• _Exercise details_
Take the data from its first line. Print each line exactly until the line containing "to 940,000 Ft)" has been printed too.

----------------

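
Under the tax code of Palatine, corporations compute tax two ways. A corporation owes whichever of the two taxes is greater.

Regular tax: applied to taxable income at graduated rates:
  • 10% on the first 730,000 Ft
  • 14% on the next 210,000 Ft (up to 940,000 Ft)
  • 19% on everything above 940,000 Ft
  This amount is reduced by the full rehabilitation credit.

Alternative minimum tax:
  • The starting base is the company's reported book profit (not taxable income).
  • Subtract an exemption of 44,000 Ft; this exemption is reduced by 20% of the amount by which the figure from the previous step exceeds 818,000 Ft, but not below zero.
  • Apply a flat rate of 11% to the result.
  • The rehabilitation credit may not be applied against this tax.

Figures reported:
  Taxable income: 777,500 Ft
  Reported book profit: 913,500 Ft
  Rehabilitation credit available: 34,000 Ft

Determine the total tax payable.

Regular tax:
  730,000 Ft × 10% = 73,000 Ft
  47,500 Ft × 14% = 6,650 Ft
  → 79,650 Ft
  Less rehabilitation credit 34,000 Ft → 45,650 Ft

Alternative minimum tax:
  Base (reported book profit): 913,500 Ft
  Exemption: 44,000 Ft − 20% × (913,500 Ft − 818,000 Ft) = 44,000 Ft − 19,100 Ft = 24,900 Ft
  Base: 913,500 Ft − 24,900 Ft = 888,600 Ft
  888,600 Ft × 11% = 97,746 Ft

97,746 Ft > 45,650 Ft, so the alternative minimum tax is the binding amount.

97,746 Ft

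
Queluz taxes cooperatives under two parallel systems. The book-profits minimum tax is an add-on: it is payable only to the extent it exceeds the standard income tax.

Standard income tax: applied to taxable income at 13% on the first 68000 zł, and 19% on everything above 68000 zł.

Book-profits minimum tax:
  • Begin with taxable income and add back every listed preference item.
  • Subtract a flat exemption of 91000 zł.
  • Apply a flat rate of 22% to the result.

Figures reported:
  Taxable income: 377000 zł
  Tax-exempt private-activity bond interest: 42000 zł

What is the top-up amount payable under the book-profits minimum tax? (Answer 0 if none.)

4610 zł

Book-profits minimum tax:
  Adjusted income: 377000 zł + 42000 zł = 419000 zł
  Less exemption 91000 zł → base 328000 zł
  328000 zł × 22% = 72160 zł

Standard income tax:
  68000 zł × 13% = 8840 zł
  309000 zł × 19% = 58710 zł
  → 67550 zł

Excess of book-profits minimum tax over standard income tax: 72160 zł − 67550 zł = 4610 zł.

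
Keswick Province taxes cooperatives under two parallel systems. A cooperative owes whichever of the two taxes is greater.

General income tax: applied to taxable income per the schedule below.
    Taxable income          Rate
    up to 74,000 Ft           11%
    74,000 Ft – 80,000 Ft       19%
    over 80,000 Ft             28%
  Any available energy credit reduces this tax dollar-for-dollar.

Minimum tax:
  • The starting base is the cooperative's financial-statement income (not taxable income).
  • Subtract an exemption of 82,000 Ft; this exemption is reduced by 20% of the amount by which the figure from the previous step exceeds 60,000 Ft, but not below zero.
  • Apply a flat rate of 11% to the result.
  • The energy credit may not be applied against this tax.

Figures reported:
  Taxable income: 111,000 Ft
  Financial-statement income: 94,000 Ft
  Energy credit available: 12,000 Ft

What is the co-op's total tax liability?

5,960 Ft

Minimum tax:
  Base (financial-statement income): 94,000 Ft
  Exemption: 82,000 Ft − 20% × (94,000 Ft − 60,000 Ft) = 82,000 Ft − 6,800 Ft = 75,200 Ft
  Base: 94,000 Ft − 75,200 Ft = 18,800 Ft
  18,800 Ft × 11% = 2,068 Ft

General income tax:
  74,000 Ft × 11% = 8,140 Ft
  6,000 Ft × 19% = 1,140 Ft
  31,000 Ft × 28% = 8,680 Ft
  → 17,960 Ft
  Less energy credit 12,000 Ft → 5,960 Ft

5,960 Ft > 2,068 Ft, so the general income tax governs.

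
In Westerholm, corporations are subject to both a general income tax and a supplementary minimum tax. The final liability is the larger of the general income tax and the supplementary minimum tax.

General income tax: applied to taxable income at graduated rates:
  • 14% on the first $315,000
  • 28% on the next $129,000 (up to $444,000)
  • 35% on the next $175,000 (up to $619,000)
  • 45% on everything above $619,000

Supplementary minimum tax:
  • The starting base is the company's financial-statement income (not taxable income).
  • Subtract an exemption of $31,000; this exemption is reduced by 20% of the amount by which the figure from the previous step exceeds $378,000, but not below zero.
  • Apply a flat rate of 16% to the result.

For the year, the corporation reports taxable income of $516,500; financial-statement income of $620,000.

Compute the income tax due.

Supplementary minimum tax:
  Base (financial-statement income): $620,000
  Exemption: 20% × ($620,000 − $378,000) = $48,400 ≥ $31,000, so the exemption is fully phased out
  Base: $620,000 − $0 = $620,000
  $620,000 × 16% = $99,200

General income tax:
  $315,000 × 14% = $44,100
  $129,000 × 28% = $36,120
  $72,500 × 35% = $25,375
  → $105,595

$105,595 > $99,200, so the general income tax governs.

$105,595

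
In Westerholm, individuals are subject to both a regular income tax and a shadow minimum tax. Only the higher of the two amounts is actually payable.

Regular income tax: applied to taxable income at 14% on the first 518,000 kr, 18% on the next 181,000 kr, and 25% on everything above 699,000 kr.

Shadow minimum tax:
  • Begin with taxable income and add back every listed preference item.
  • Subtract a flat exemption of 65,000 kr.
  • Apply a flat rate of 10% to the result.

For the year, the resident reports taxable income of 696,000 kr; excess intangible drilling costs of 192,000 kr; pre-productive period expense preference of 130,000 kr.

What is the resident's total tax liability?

104,560 kr

Shadow minimum tax:
  Adjusted income: 696,000 kr + 192,000 kr + 130,000 kr = 1,018,000 kr
  Less exemption 65,000 kr → base 953,000 kr
  953,000 kr × 10% = 95,300 kr

Regular income tax:
  518,000 kr × 14% = 72,520 kr
  178,000 kr × 18% = 32,040 kr
  → 104,560 kr

104,560 kr > 95,300 kr, so the regular income tax governs.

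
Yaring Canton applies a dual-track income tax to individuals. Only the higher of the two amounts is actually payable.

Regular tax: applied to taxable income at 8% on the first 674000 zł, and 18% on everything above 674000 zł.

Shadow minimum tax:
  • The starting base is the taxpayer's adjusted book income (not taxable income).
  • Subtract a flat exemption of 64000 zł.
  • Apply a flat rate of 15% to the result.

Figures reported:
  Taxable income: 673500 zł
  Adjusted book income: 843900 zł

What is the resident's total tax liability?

Regular tax:
  673500 zł × 8% = 53880 zł

Shadow minimum tax:
  Base (adjusted book income): 843900 zł
  Less exemption 64000 zł → base 779900 zł
  779900 zł × 15% = 116985 zł

116985 zł > 53880 zł, so the shadow minimum tax is the binding amount.

116985 zł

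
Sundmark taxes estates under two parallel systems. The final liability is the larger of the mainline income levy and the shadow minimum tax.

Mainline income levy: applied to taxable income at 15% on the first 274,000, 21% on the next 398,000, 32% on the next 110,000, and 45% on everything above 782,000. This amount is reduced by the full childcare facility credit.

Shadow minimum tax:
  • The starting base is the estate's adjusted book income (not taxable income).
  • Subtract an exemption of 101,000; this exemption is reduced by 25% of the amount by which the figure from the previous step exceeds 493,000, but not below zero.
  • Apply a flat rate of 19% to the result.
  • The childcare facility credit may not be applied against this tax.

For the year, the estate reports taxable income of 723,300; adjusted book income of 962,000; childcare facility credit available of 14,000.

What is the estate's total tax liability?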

----------------

• _Answer below_
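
Under the tax code of Palatine, corporations compute tax two ways. A corporation owes whichever of the two taxes is greater.

Regular tax: applied to taxable income at graduated rates:
  • 10% on the first 730,000 Ft
  • 14% on the next 210,000 Ft (up to 940,000 Ft)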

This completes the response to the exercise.